INSTRUCTIONS FOR THE TASK
In the data that follows, each entry is to be restated exactly.

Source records
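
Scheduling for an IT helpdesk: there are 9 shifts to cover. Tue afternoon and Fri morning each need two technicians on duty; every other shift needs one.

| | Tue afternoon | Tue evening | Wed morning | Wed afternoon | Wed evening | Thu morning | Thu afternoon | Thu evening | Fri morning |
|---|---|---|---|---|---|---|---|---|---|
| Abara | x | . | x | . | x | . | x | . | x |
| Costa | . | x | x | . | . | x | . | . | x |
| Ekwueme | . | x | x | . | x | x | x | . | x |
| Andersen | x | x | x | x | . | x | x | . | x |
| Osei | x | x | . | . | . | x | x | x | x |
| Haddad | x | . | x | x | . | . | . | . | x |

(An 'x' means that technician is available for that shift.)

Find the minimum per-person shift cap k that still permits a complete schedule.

2

With 6 technicians and 11 worker-slots to fill, someone must work at least ⌈11/6⌉ = 2 shifts, so k ≥ 2.
k = 2 works: Tue afternoon→Andersen+Osei, Tue evening→Costa, Wed morning→Ekwueme, Wed afternoon→Andersen, Wed evening→Abara, Thu morning→Costa, Thu afternoon→Abara, Thu evening→Osei, Fri morning→Ekwueme+Haddad.
Loads: Abara 2, Costa 2, Ekwueme 2, Andersen 2, Osei 2, Haddad 1 — all ≤ 2.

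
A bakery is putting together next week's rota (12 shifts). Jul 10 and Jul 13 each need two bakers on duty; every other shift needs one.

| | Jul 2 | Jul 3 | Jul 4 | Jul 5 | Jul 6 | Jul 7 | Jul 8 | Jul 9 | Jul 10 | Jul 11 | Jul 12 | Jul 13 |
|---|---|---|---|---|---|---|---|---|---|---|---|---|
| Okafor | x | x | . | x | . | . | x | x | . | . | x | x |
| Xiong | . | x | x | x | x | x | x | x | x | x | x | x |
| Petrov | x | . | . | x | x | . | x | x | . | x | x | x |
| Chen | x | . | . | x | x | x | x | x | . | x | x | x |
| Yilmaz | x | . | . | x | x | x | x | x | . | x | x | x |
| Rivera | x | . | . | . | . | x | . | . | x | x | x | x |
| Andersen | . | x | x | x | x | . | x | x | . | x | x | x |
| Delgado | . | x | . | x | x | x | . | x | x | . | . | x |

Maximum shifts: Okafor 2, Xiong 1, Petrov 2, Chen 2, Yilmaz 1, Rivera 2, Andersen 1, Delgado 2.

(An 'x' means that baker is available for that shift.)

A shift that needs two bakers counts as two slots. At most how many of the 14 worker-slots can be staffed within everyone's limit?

Total capacity across all bakers is 2+1+2+2+1+2+1+2 = 13, and 14 slots are needed, so at most 13 can be filled.
An assignment achieving 13: Jul 2→Okafor, Jul 3→Okafor, Jul 4→Xiong, Jul 5→Yilmaz, Jul 6→Petrov, Jul 7→Chen, Jul 8→Petrov, Jul 9→Andersen, Jul 10→Rivera+Delgado, Jul 11→Chen, Jul 12→Rivera, Jul 13→Delgado.
Loads: Okafor 2/2, Xiong 1/1, Petrov 2/2, Chen 2/2, Yilmaz 1/1, Rivera 2/2, Andersen 1/1, Delgado 2/2.

13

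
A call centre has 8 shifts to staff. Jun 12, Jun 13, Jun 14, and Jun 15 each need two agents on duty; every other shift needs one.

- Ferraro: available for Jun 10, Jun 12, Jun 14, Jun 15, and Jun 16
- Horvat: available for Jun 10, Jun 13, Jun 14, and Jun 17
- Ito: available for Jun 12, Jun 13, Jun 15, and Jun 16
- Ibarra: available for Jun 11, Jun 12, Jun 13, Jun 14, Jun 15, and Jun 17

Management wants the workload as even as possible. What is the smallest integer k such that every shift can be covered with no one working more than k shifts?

3

With 4 agents and 12 worker-slots to fill, someone must work at least ⌈12/4⌉ = 3 shifts, so k ≥ 3.
k = 3 works: Jun 10→Ferraro, Jun 11→Ibarra, Jun 12→Ferraro+Ito, Jun 13→Horvat+Ito, Jun 14→Horvat+Ibarra, Jun 15→Ito+Ibarra, Jun 16→Ferraro, Jun 17→Horvat.
Loads: Ferraro 3, Horvat 3, Ito 3, Ibarra 3 — all ≤ 3.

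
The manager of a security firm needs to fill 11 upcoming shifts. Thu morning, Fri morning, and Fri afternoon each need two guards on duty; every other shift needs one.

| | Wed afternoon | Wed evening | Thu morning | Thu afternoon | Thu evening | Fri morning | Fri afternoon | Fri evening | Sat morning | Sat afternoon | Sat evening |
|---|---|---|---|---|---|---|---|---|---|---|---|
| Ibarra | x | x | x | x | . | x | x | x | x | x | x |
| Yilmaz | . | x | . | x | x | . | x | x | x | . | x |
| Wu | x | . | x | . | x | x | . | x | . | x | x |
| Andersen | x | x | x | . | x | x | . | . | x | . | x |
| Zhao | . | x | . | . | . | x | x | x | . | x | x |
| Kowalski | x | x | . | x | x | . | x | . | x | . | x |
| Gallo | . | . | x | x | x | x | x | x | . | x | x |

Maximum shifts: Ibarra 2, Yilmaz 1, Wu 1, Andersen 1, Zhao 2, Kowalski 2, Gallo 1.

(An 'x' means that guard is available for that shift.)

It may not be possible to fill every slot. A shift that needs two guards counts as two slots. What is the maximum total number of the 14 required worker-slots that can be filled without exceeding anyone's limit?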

ANSWER SECTION
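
Scheduling for an IT helpdesk: there are 9 shifts to cover. Tue afternoon and Fri morning each need two technicians on duty; every other shift needs one.

| | Tue afternoon | Tue evening | Wed morning | Wed afternoon | Wed evening | Thu morning | Thu afternoon | Thu evening | Fri morning |
|---|---|---|---|---|---|---|---|---|---|
| Abara | x | . | x | . | x | . | x | . | x |
| Costa | . | x | x | . | . | x | . | . | x |
| Ekwueme | . | x | x | . | x | x | x | . | x |
| Andersen | x | x | x | x | . | x | x | . | x |
| Osei | x | x | . | . | . | x | x | x | x |
| Haddad | x | . | x | x | . | . | . | . | x |

(An 'x' means that technician is available for that shift.)

Find the minimum per-person shift cap k that still permits a complete schedule.

2

With 6 technicians and 11 worker-slots to fill, someone must work at least ⌈11/6⌉ = 2 shifts, so k ≥ 2.
k = 2 works: Tue afternoon→Andersen+Osei, Tue evening→Costa, Wed morning→Ekwueme, Wed afternoon→Andersen, Wed evening→Abara, Thu morning→Costa, Thu afternoon→Abara, Thu evening→Osei, Fri morning→Ekwueme+Haddad.
Loads: Abara 2, Costa 2, Ekwueme 2, Andersen 2, Osei 2, Haddad 1 — all ≤ 2.

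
A bakery is putting together next week's rota (12 shifts). Jul 10 and Jul 13 each need two bakers on duty; every other shift needs one.

| | Jul 2 | Jul 3 | Jul 4 | Jul 5 | Jul 6 | Jul 7 | Jul 8 | Jul 9 | Jul 10 | Jul 11 | Jul 12 | Jul 13 |
|---|---|---|---|---|---|---|---|---|---|---|---|---|
| Okafor | x | x | . | x | . | . | x | x | . | . | x | x |
| Xiong | . | x | x | x | x | x | x | x | x | x | x | x |
| Petrov | x | . | . | x | x | . | x | x | . | x | x | x |
| Chen | x | . | . | x | x | x | x | x | . | x | x | x |
| Yilmaz | x | . | . | x | x | x | x | x | . | x | x | x |
| Rivera | x | . | . | . | . | x | . | . | x | x | x | x |
| Andersen | . | x | x | x | x | . | x | x | . | x | x | x |
| Delgado | . | x | . | x | x | x | . | x | x | . | . | x |

Maximum shifts: Okafor 2, Xiong 1, Petrov 2, Chen 2, Yilmaz 1, Rivera 2, Andersen 1, Delgado 2.

(An 'x' means that baker is available for that shift.)

A shift that needs two bakers counts as two slots. At most how many of the 14 worker-slots can be staffed within everyone's limit?

Total capacity across all bakers is 2+1+2+2+1+2+1+2 = 13, and 14 slots are needed, so at most 13 can be filled.
An assignment achieving 13: Jul 2→Okafor, Jul 3→Okafor, Jul 4→Xiong, Jul 5→Yilmaz, Jul 6→Petrov, Jul 7→Chen, Jul 8→Petrov, Jul 9→Andersen, Jul 10→Rivera+Delgado, Jul 11→Chen, Jul 12→Rivera, Jul 13→Delgado.
Loads: Okafor 2/2, Xiong 1/1, Petrov 2/2, Chen 2/2, Yilmaz 1/1, Rivera 2/2, Andersen 1/1, Delgado 2/2.

13

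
A call centre has 8 shifts to staff. Jun 12, Jun 13, Jun 14, and Jun 15 each need two agents on duty; every other shift needs one.

- Ferraro: available for Jun 10, Jun 12, Jun 14, Jun 15, and Jun 16
- Horvat: available for Jun 10, Jun 13, Jun 14, and Jun 17
- Ito: available for Jun 12, Jun 13, Jun 15, and Jun 16
- Ibarra: available for Jun 11, Jun 12, Jun 13, Jun 14, Jun 15, and Jun 17

Management wants the workload as even as possible. What is the smallest integer k such that every shift can be covered with no one working more than k shifts?

3

With 4 agents and 12 worker-slots to fill, someone must work at least ⌈12/4⌉ = 3 shifts, so k ≥ 3.
k = 3 works: Jun 10→Ferraro, Jun 11→Ibarra, Jun 12→Ferraro+Ito, Jun 13→Horvat+Ito, Jun 14→Horvat+Ibarra, Jun 15→Ito+Ibarra, Jun 16→Ferraro, Jun 17→Horvat.
Loads: Ferraro 3, Horvat 3, Ito 3, Ibarra 3 — all ≤ 3.

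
The manager of a security firm needs to fill 11 upcoming shifts. Thu morning, Fri morning, and Fri afternoon each need two guards on duty; every other shift needs one.

| | Wed afternoon | Wed evening | Thu morning | Thu afternoon | Thu evening | Fri morning | Fri afternoon | Fri evening | Sat morning | Sat afternoon | Sat evening |
|---|---|---|---|---|---|---|---|---|---|---|---|
| Ibarra | x | x | x | x | . | x | x | x | x | x | x |
| Yilmaz | . | x | . | x | x | . | x | x | x | . | x |
| Wu | x | . | x | . | x | x | . | x | . | x | x |
| Andersen | x | x | x | . | x | x | . | . | x | . | x |
| Zhao | . | x | . | . | . | x | x | x | . | x | x |
| Kowalski | x | x | . | x | x | . | x | . | x | . | x |
| Gallo | . | . | x | x | x | x | x | x | . | x | x |

Maximum shifts: Ibarra 2, Yilmaz 1, Wu 1, Andersen 1, Zhao 2, Kowalski 2, Gallo 1.

(An 'x' means that guard is available for that shift.)

It may not be possible to fill every slot. A shift that needs two guards counts as two slots. What is the maximum total number of the 14 required worker-slots that can be filled without exceeding anyone's limit?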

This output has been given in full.